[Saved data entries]
***

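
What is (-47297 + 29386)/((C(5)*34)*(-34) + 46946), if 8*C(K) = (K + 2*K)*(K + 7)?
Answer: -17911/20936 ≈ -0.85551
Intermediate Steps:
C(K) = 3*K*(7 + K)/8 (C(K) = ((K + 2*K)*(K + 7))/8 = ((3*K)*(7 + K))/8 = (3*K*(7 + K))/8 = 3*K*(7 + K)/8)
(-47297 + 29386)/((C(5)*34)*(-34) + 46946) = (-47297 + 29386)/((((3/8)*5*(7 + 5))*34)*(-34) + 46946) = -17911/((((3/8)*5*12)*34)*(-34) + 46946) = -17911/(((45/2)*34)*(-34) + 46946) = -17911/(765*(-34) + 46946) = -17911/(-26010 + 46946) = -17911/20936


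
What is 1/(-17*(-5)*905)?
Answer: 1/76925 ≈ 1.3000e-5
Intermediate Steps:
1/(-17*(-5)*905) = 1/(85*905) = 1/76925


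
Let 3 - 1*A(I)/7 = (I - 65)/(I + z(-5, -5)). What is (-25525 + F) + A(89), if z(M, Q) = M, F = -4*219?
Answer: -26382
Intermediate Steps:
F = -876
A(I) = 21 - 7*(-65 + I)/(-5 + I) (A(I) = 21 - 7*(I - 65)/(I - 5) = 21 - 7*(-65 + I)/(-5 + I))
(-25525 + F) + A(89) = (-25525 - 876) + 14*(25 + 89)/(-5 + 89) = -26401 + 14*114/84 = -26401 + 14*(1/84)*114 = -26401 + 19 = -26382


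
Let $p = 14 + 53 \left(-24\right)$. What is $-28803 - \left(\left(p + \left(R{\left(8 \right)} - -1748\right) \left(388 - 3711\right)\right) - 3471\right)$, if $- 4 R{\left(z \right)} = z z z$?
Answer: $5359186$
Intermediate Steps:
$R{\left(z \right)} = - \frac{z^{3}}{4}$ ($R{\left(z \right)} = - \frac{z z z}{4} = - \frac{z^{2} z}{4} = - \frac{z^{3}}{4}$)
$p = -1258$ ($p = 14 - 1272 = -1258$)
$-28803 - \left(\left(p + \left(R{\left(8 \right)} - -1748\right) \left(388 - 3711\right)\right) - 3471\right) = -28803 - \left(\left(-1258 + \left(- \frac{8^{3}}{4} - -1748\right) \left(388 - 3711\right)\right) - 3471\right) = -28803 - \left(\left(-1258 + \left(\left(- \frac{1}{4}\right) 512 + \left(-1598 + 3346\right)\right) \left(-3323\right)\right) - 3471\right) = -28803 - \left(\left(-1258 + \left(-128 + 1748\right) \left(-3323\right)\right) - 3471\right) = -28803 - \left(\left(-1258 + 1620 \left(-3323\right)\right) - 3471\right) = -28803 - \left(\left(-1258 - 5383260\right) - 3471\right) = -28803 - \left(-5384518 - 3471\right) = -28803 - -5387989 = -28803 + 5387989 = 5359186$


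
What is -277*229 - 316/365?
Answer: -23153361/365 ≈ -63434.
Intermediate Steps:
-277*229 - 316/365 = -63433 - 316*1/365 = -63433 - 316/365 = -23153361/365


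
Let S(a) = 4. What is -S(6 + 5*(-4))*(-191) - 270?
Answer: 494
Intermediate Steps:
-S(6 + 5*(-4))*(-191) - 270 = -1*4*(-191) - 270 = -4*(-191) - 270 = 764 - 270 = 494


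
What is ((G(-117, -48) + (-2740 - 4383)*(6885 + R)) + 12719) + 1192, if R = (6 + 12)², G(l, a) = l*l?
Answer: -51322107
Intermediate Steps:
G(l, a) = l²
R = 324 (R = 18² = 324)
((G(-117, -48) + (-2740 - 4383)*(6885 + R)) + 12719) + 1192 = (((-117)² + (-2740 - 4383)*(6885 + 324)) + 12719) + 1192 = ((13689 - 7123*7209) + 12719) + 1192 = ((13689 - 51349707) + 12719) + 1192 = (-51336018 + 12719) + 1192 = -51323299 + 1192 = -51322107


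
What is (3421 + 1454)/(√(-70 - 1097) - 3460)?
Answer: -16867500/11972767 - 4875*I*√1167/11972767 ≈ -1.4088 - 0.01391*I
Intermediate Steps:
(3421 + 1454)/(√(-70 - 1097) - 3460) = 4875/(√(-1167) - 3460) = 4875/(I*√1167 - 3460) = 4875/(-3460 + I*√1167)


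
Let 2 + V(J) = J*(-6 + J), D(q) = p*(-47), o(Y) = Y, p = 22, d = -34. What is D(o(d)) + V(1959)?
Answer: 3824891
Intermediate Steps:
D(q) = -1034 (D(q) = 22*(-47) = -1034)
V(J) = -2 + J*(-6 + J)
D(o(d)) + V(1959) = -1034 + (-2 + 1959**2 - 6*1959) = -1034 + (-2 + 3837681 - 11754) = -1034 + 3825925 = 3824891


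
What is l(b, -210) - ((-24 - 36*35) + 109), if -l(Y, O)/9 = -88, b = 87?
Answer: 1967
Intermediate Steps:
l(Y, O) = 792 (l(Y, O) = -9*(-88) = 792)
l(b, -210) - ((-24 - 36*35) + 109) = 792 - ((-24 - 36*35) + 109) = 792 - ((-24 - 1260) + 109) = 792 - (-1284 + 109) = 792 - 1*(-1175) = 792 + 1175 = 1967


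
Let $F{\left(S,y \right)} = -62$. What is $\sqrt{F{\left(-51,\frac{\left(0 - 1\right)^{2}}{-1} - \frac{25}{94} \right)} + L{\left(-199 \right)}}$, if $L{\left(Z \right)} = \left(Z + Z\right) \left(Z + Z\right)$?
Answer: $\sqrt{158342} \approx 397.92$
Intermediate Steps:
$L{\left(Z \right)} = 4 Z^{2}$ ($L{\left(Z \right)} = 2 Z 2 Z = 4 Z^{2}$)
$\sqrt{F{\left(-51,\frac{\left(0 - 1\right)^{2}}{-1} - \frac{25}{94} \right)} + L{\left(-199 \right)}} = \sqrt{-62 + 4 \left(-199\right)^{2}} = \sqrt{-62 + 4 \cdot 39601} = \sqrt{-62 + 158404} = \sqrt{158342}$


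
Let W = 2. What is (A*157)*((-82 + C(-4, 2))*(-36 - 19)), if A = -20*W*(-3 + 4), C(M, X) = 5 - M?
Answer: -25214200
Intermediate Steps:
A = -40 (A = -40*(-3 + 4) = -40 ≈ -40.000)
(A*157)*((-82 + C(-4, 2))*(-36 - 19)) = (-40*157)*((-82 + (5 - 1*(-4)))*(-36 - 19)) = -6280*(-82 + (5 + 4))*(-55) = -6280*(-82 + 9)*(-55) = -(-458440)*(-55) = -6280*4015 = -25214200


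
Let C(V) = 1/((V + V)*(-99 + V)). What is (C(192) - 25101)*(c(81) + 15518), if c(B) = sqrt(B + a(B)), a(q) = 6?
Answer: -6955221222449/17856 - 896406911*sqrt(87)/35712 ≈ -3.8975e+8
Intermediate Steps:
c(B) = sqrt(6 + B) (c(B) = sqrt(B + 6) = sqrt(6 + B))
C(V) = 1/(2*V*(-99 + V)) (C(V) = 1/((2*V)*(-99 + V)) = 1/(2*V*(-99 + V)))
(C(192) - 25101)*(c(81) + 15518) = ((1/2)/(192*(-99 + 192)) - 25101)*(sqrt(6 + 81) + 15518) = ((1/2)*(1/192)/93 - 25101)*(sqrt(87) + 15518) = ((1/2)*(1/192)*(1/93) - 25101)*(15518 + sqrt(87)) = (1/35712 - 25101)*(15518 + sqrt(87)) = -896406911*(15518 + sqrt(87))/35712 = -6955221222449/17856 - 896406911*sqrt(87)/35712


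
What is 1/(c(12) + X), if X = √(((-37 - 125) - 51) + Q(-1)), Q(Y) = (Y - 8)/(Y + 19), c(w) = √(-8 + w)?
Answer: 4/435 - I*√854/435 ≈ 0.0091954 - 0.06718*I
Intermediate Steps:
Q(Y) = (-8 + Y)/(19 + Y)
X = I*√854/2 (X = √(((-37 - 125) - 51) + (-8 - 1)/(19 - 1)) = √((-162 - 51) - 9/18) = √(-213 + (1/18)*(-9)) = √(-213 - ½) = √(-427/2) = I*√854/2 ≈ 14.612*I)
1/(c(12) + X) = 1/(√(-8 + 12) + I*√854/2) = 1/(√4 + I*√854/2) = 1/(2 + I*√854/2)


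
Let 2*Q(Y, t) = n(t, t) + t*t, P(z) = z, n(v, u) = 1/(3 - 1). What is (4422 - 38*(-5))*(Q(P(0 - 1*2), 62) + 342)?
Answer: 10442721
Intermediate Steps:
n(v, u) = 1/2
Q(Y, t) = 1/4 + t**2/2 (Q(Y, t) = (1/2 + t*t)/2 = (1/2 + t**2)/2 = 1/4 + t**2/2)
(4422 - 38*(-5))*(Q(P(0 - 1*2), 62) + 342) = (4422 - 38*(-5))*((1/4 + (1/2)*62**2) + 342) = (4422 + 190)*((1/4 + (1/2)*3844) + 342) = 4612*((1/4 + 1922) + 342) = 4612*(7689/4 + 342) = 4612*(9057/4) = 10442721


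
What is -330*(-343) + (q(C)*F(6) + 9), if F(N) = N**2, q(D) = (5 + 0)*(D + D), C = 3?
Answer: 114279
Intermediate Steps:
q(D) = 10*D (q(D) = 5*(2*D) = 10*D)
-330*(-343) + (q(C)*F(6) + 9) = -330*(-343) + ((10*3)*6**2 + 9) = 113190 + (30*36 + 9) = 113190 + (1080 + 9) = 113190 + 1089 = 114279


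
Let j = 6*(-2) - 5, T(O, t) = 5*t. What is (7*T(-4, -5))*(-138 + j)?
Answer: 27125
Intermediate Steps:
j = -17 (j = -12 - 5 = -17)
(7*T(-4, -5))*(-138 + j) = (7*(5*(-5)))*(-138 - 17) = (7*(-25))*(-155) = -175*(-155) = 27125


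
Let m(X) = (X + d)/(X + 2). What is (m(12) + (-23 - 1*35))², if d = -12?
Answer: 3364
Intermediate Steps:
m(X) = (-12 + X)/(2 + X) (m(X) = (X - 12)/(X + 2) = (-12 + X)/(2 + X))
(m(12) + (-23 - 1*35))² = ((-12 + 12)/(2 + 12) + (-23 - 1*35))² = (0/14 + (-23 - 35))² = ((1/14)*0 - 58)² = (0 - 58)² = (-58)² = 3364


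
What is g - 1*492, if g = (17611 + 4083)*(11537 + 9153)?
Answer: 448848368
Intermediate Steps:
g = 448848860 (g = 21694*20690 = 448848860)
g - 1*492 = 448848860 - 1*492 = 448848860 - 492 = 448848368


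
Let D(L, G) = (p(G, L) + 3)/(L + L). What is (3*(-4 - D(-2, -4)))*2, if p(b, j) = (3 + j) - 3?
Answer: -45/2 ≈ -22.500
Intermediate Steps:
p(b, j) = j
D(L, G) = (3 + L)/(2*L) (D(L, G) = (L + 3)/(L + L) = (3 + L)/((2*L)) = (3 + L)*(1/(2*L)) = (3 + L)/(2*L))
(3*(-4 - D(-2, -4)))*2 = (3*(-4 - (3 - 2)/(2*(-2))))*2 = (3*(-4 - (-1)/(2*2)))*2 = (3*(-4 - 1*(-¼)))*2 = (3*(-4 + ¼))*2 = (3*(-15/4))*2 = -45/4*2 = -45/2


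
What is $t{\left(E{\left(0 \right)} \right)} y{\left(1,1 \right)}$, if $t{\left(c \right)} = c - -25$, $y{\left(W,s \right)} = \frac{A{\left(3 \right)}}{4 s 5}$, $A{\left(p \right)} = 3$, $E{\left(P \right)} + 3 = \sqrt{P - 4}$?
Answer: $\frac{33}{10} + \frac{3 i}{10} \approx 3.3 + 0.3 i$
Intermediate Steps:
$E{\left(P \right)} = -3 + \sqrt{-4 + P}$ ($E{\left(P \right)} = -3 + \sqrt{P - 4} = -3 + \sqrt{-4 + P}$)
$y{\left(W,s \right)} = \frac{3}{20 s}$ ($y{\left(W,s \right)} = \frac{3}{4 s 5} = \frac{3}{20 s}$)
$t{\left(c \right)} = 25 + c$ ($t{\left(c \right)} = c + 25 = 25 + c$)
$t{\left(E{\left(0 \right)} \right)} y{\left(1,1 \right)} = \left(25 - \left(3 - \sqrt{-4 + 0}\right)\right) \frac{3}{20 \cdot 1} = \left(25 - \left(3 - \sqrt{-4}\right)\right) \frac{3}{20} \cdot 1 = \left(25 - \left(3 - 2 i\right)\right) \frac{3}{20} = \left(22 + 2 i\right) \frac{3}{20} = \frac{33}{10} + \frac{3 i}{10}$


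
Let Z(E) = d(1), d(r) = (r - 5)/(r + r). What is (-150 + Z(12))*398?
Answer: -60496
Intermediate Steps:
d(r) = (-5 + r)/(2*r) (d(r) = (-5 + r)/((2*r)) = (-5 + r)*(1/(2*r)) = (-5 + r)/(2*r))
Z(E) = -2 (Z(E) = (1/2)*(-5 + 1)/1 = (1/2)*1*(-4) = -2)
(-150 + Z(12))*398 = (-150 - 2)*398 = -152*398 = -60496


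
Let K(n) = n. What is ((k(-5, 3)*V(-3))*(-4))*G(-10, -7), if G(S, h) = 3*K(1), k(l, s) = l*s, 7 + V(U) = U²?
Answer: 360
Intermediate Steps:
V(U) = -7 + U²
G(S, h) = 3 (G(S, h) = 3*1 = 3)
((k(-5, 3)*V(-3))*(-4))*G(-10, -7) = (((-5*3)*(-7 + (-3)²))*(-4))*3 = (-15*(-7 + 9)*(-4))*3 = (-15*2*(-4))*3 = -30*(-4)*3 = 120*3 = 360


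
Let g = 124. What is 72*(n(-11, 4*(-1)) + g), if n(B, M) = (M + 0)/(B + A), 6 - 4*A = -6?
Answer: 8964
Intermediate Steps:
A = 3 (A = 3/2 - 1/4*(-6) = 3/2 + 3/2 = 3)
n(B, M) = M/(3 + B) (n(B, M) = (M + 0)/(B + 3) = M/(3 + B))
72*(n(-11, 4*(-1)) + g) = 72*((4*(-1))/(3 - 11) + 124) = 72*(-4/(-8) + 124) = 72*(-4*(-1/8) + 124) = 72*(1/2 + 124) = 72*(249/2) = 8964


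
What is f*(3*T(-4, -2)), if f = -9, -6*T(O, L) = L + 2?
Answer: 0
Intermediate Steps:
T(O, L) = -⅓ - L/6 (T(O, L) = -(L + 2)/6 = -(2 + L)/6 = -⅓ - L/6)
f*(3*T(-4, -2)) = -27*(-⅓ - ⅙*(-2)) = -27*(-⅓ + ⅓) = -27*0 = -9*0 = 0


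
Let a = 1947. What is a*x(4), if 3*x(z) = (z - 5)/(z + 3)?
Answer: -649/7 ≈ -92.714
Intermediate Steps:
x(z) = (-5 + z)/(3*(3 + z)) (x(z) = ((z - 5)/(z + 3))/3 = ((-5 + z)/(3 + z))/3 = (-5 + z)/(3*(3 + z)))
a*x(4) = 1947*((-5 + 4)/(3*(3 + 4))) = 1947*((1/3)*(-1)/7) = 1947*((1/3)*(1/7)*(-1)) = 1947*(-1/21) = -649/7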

***

→ **Problem requirements**
Print the lines above, unchanged, from the start of the records to the line with "Answer: -17911/20936 ≈ -0.85551", including that final line.

→ **Answer to the exercise**
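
What is (-47297 + 29386)/((C(5)*34)*(-34) + 46946), if 8*C(K) = (K + 2*K)*(K + 7)?
Answer: -17911/20936 ≈ -0.85551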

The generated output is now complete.